[Stored data entries]
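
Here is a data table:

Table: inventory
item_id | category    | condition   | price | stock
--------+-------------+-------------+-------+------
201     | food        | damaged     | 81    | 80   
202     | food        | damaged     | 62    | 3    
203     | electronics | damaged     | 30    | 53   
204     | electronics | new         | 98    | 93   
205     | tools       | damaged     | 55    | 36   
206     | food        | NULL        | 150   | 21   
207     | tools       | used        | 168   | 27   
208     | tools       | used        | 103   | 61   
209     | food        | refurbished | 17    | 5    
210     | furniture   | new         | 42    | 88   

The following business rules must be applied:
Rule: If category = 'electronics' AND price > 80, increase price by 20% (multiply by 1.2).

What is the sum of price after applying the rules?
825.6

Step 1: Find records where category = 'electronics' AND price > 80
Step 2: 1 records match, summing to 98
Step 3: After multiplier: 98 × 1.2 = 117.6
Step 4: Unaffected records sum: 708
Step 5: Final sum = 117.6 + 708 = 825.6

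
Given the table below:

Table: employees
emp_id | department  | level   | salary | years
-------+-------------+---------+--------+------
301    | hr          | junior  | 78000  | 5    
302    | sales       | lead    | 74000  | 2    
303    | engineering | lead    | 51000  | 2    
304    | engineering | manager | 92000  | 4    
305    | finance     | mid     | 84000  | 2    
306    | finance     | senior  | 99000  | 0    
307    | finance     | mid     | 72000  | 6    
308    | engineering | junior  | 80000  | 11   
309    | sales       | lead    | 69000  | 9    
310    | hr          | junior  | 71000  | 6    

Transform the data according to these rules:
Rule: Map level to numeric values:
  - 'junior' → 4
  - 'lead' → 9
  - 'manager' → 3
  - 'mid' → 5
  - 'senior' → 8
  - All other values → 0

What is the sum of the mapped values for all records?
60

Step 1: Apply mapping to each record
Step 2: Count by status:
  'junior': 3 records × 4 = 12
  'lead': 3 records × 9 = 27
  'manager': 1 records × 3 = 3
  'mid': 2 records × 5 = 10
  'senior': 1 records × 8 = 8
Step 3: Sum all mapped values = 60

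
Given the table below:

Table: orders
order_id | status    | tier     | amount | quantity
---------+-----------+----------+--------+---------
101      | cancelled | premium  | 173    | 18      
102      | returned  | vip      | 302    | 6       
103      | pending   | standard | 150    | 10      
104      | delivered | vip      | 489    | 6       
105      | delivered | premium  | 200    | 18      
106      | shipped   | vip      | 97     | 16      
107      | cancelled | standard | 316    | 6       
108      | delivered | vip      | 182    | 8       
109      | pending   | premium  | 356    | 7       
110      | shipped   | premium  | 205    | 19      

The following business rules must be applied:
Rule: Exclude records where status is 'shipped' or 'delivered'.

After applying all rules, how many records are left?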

...

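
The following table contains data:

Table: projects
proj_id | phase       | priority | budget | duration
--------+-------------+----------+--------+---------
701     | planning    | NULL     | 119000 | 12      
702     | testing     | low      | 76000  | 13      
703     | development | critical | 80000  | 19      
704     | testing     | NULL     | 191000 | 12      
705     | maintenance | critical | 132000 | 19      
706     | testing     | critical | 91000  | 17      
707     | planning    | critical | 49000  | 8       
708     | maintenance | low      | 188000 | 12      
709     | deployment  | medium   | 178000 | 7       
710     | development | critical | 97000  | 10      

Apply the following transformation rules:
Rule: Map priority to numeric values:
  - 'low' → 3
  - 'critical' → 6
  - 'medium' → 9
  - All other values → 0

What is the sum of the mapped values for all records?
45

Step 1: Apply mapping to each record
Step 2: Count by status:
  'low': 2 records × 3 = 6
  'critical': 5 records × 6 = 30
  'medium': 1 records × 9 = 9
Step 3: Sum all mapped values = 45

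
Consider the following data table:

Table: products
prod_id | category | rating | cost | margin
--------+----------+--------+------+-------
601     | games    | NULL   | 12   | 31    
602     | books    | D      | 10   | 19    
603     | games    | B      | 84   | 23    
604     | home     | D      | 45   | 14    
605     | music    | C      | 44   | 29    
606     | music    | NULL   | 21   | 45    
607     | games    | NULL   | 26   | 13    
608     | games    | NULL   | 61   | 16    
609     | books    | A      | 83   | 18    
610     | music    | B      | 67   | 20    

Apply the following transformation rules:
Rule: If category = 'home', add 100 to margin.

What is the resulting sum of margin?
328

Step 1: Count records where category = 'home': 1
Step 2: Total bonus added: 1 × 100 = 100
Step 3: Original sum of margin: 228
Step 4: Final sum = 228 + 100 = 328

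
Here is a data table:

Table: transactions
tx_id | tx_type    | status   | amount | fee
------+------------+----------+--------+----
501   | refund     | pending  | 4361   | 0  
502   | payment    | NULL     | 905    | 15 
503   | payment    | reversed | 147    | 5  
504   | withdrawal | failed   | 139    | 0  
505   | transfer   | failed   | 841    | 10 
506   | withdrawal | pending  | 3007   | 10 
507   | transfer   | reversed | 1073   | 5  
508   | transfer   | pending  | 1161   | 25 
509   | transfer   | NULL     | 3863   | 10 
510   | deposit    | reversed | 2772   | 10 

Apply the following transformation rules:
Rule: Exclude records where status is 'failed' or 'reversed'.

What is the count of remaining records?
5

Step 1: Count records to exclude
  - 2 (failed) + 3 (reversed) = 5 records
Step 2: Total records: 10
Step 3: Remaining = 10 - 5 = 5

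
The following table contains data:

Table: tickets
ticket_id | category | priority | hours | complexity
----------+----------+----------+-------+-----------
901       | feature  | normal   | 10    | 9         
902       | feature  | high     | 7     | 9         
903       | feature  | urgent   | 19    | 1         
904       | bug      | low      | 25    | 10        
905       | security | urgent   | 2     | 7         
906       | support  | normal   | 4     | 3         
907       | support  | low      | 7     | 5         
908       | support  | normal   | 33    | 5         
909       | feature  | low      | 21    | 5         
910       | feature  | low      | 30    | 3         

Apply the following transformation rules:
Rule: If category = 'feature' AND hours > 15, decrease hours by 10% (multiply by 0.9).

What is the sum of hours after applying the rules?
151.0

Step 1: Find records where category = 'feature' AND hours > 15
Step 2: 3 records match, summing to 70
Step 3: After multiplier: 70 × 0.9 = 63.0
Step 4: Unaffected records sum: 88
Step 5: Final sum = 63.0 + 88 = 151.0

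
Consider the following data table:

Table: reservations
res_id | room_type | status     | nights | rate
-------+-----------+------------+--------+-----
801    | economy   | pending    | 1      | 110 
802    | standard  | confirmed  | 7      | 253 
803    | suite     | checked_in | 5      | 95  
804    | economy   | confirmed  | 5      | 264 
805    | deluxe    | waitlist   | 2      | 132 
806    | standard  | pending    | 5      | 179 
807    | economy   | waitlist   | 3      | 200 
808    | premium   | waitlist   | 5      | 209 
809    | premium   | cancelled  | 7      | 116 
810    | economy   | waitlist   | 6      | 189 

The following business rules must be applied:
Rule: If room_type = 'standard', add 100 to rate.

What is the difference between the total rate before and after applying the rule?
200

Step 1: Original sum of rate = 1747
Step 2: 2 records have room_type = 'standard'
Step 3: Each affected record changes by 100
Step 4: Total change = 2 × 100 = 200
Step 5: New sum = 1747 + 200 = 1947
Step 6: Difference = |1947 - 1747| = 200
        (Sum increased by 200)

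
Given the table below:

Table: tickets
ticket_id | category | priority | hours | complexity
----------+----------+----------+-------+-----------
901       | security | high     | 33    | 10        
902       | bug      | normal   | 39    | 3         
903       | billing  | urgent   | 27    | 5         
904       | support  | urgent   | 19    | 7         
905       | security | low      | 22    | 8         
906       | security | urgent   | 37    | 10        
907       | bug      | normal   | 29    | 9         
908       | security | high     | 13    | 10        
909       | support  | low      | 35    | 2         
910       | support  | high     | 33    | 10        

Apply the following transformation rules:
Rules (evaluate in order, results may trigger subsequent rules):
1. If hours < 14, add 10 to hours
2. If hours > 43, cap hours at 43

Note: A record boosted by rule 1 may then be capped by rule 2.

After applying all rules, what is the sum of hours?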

--

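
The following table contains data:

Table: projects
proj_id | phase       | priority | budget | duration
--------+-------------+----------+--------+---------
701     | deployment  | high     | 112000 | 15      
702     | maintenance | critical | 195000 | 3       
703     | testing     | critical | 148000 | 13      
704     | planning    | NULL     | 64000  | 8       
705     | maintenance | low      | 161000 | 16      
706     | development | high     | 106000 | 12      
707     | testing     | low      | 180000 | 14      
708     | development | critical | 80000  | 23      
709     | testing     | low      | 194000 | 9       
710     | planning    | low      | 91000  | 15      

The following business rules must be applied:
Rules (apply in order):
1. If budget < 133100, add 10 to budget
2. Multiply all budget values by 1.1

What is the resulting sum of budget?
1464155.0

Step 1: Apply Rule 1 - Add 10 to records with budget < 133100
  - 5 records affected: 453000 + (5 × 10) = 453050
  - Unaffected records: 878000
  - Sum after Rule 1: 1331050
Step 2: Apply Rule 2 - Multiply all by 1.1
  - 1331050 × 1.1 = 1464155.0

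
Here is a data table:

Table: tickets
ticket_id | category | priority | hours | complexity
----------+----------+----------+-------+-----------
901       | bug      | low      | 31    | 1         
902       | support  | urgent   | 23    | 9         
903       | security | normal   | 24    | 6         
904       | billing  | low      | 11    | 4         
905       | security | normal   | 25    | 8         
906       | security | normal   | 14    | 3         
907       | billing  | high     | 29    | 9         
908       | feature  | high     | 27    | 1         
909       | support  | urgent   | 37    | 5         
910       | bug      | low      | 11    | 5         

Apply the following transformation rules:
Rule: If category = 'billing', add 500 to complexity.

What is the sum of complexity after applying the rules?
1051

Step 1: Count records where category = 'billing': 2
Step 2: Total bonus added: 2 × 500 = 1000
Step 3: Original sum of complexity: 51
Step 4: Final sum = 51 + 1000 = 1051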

■ Directions
Filter the entries above down to the lines containing the word "testing".

■ Task solution
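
702     | testing     | low      | 76000  | 13      
704     | testing     | NULL     | 191000 | 12      
706     | testing     | critical | 91000  | 17      
703     | testing     | critical | 148000 | 13      
707     | testing     | low      | 180000 | 14      
709     | testing     | low      | 194000 | 9       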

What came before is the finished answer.